**Work item**
Please copy, with no word changed, only the run of lines that opens with the line containing "L:4 X:2 M:2)" and closes with the last line below.

**Data supplied**
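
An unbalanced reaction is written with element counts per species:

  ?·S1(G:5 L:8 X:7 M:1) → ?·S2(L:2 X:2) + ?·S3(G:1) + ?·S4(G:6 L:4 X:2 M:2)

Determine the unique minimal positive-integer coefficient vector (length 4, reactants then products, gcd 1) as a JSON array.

G: 2·5 = 10 | 6·0+4·1+1·6 = 10
L: 2·8 = 16 | 6·2+4·0+1·4 = 16
X: 2·7 = 14 | 6·2+4·0+1·2 = 14
M: 2·1 = 2 | 6·0+4·0+1·2 = 2
gcd(2,6,4,1) = 1

Coefficients: [2, 6, 4, 1]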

**Task answer**
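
  ?·S1(G:5 L:8 X:7 M:1) → ?·S2(L:2 X:2) + ?·S3(G:1) + ?·S4(G:6 L:4 X:2 M:2)

Determine the unique minimal positive-integer coefficient vector (length 4, reactants then products, gcd 1) as a JSON array.

G: 2·5 = 10 | 6·0+4·1+1·6 = 10
L: 2·8 = 16 | 6·2+4·0+1·4 = 16
X: 2·7 = 14 | 6·2+4·0+1·2 = 14
M: 2·1 = 2 | 6·0+4·0+1·2 = 2
gcd(2,6,4,1) = 1

Coefficients: [2, 6, 4, 1]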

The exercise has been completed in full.